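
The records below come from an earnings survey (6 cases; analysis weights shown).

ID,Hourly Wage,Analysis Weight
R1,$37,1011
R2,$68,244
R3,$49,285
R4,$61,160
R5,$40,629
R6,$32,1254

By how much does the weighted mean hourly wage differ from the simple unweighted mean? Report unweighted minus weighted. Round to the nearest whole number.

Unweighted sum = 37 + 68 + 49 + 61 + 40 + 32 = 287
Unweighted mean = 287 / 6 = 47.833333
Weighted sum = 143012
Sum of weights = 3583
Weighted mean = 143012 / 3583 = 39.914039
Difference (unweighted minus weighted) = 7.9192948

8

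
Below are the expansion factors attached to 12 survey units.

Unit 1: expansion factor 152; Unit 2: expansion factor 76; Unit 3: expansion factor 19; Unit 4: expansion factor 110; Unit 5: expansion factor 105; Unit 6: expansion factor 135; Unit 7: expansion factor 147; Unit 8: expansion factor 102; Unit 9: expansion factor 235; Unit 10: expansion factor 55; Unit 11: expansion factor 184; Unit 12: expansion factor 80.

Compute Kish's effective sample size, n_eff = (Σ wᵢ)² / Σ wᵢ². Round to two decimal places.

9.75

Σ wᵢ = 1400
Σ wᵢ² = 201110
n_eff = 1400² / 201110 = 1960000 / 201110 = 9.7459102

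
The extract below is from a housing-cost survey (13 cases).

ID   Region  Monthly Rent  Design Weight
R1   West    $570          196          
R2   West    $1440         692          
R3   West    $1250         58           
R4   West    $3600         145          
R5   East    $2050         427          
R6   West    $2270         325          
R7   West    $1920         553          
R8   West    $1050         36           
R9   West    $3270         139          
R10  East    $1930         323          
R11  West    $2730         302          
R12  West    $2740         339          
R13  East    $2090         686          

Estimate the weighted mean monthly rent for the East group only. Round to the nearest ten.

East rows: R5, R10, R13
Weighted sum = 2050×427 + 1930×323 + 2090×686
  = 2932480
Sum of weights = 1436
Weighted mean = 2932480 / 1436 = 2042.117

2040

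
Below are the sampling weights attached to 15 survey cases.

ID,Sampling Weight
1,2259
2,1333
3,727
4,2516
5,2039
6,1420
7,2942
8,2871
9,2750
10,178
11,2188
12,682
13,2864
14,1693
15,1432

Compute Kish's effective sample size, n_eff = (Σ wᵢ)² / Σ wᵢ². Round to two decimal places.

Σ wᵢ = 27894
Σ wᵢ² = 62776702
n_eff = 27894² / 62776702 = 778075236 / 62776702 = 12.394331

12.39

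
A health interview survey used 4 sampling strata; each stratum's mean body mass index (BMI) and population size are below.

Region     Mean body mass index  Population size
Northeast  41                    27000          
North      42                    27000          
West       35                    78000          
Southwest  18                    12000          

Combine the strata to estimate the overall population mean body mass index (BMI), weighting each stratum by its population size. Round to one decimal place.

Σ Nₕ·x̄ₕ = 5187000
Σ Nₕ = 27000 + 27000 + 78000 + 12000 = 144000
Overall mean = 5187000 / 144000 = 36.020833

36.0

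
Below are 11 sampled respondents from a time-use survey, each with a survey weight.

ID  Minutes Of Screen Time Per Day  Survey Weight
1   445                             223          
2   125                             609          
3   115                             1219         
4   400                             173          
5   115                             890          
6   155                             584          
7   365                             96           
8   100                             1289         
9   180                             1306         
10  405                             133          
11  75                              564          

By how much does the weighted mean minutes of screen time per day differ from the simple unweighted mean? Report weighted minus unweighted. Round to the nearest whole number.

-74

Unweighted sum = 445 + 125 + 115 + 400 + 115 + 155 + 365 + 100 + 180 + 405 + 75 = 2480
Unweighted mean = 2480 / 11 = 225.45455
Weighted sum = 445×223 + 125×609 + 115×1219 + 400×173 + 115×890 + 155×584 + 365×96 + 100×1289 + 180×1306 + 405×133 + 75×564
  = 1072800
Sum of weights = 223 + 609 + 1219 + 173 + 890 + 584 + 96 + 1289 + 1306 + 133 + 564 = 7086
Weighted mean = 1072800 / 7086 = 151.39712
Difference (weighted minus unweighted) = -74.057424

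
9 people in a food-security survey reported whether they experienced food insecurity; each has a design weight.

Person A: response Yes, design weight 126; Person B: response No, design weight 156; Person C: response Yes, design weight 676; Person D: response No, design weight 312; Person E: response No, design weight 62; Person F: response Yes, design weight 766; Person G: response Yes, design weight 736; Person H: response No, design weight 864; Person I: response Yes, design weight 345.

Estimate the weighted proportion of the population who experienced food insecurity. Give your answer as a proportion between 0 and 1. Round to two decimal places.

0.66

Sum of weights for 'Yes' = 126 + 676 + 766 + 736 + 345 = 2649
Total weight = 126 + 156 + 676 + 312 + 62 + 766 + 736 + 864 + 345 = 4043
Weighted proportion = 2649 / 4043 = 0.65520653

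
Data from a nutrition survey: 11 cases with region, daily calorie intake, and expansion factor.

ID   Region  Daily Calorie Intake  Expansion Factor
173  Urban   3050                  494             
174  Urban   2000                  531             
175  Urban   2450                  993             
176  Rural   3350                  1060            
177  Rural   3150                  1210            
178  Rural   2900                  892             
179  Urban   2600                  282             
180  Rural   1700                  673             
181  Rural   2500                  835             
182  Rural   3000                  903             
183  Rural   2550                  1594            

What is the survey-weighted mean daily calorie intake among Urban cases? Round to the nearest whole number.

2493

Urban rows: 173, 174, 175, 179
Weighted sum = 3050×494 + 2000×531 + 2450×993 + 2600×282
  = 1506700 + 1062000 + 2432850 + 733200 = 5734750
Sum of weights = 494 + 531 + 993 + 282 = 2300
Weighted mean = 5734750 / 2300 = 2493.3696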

- _PROBLEM DESCRIPTION_: Repeat verbatim the opening run of entries, ending with the line that contains "Below are the expansion".

- _RESPONSE TO THIS EXERCISE_:
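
The records below come from an earnings survey (6 cases; analysis weights shown).

ID,Hourly Wage,Analysis Weight
R1,$37,1011
R2,$68,244
R3,$49,285
R4,$61,160
R5,$40,629
R6,$32,1254

By how much does the weighted mean hourly wage differ from the simple unweighted mean? Report unweighted minus weighted. Round to the nearest whole number.

Unweighted sum = 37 + 68 + 49 + 61 + 40 + 32 = 287
Unweighted mean = 287 / 6 = 47.833333
Weighted sum = 143012
Sum of weights = 3583
Weighted mean = 143012 / 3583 = 39.914039
Difference (unweighted minus weighted) = 7.9192948

8

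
Below are the expansion factors attached to 12 survey units.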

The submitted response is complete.